■ TASK PROMPT
Please copy each line from the entries that contains the string "side".

● ● ● ● ● ● ●

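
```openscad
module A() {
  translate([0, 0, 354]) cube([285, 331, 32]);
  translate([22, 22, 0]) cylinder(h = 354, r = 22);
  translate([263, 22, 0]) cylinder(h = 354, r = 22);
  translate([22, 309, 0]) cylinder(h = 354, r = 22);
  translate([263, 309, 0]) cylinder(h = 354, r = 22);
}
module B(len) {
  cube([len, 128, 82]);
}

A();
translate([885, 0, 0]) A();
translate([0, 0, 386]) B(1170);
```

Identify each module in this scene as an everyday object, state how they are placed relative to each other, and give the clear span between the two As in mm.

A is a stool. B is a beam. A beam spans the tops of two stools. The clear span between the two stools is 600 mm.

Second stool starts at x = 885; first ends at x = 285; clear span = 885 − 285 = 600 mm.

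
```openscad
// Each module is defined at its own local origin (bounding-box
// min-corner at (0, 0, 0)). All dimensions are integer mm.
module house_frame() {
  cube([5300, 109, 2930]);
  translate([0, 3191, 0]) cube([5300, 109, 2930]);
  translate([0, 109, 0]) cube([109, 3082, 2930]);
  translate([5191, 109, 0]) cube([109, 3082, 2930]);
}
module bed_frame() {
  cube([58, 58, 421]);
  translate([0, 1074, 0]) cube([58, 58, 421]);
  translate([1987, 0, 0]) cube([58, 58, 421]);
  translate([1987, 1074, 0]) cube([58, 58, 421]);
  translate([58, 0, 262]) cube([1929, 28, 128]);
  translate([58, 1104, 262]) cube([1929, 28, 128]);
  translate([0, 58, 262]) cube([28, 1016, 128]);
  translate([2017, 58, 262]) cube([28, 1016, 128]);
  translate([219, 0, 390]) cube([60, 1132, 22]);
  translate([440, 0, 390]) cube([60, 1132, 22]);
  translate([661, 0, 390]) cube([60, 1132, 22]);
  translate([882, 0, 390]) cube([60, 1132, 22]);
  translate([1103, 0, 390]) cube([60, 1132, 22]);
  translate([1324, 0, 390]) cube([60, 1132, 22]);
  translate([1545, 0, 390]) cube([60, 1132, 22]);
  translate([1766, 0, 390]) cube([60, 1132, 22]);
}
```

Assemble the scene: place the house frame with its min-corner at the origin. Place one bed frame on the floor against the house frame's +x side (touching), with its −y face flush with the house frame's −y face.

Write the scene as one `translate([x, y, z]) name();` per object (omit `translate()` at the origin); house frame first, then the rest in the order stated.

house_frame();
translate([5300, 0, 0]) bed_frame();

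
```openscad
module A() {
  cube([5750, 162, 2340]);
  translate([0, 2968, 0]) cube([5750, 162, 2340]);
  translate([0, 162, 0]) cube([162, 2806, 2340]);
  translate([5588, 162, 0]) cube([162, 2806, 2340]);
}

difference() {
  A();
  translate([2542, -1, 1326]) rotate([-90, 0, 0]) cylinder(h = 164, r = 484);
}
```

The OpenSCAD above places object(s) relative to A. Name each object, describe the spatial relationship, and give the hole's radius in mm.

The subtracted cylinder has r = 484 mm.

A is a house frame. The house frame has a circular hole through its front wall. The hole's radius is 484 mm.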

● ● ● ● ● ● ●

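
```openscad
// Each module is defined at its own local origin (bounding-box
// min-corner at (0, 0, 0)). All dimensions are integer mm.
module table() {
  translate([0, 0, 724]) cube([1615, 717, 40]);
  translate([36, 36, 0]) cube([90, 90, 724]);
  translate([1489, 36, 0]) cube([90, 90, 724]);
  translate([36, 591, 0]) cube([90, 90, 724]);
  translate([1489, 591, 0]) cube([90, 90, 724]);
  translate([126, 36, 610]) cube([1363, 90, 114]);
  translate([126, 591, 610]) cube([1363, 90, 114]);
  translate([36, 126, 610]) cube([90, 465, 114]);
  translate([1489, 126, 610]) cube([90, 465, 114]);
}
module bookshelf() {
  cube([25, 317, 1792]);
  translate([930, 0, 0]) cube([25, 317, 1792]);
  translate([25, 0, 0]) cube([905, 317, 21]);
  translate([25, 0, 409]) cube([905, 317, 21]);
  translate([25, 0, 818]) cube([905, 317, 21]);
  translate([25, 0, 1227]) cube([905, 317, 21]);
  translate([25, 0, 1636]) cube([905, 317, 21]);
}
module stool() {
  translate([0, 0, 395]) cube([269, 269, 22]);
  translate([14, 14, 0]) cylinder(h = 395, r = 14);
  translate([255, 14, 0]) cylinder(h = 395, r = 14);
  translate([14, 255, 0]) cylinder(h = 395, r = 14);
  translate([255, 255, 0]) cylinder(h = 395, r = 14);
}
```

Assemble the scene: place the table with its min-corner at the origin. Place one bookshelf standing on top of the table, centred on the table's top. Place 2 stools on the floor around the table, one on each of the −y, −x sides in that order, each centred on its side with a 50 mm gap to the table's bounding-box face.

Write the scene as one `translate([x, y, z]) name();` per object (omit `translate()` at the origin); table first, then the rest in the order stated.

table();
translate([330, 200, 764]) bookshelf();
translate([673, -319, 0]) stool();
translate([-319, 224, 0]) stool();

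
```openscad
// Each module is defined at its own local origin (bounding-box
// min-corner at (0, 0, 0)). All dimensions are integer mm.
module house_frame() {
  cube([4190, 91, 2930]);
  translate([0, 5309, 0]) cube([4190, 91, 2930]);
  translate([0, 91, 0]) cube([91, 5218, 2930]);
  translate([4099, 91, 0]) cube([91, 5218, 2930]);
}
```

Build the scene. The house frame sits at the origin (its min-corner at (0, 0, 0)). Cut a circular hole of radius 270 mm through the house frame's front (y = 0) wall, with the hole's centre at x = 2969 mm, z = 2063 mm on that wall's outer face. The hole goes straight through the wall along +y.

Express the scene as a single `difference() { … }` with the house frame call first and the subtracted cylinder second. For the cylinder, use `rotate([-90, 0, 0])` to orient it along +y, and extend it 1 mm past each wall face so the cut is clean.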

● ● ● ● ● ● ●

■ PROBLEM SOLUTION
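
Assemble the scene: place the house frame with its min-corner at the origin. Place one bed frame on the floor against the house frame's +x side (touching), with its −y face flush with the house frame's −y face.
Assemble the scene: place the table with its min-corner at the origin. Place one bookshelf standing on top of the table, centred on the table's top. Place 2 stools on the floor around the table, one on each of the −y, −x sides in that order, each centred on its side with a 50 mm gap to the table's bounding-box face.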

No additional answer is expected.